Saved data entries

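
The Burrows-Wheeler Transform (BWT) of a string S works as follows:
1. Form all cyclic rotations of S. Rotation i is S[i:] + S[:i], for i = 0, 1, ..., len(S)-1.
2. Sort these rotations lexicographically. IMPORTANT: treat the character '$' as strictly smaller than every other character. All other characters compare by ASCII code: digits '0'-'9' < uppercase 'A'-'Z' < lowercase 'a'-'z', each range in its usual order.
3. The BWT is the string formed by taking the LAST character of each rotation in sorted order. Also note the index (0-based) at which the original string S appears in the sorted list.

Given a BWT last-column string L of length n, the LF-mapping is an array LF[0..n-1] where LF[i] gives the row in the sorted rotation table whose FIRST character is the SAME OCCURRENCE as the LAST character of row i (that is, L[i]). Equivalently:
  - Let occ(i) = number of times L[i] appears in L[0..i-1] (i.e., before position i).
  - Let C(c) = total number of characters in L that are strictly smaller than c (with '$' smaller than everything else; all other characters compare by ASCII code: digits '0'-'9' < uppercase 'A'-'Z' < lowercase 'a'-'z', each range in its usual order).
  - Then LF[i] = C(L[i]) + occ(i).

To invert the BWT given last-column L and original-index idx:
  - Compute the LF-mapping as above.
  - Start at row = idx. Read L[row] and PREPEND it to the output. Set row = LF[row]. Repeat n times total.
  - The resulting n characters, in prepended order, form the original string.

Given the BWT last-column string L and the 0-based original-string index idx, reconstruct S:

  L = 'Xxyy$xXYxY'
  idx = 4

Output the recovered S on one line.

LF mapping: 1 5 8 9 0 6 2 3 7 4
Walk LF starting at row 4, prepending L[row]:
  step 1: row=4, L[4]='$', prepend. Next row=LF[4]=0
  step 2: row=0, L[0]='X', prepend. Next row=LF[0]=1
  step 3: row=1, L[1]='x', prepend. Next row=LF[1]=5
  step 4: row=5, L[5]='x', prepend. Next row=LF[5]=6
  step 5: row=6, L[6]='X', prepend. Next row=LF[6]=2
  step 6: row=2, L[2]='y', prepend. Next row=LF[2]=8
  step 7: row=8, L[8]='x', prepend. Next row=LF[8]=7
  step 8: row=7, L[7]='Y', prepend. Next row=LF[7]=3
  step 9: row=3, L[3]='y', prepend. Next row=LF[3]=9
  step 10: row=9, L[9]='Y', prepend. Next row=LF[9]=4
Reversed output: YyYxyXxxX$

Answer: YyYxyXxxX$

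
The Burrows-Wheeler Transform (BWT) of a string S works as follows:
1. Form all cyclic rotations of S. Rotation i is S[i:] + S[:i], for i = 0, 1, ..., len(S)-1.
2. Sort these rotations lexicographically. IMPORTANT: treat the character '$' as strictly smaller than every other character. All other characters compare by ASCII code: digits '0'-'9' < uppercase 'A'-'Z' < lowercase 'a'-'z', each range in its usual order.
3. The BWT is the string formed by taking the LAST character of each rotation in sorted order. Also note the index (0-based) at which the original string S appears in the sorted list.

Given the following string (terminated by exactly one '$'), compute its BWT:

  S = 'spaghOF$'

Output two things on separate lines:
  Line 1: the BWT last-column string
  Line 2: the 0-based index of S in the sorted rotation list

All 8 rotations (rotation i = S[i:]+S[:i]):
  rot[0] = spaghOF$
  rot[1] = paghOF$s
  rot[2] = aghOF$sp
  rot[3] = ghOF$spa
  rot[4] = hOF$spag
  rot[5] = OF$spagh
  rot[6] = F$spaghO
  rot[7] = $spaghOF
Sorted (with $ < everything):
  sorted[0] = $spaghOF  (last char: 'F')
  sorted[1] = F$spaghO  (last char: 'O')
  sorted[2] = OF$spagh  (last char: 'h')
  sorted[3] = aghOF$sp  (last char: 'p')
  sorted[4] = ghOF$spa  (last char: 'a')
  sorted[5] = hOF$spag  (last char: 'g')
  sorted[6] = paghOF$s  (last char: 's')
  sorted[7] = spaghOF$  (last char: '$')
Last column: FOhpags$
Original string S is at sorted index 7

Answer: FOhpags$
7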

**WHAT IS EXPECTED:** What are the lines, exactly as written above, from the line with "Given the following" to the line with "Line 1: the BWT last-column string", both included? Output only those.

**FINISHED TASK:**
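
Given the following string (terminated by exactly one '$'), compute its BWT:

  S = 'spaghOF$'

Output two things on separate lines:
  Line 1: the BWT last-column string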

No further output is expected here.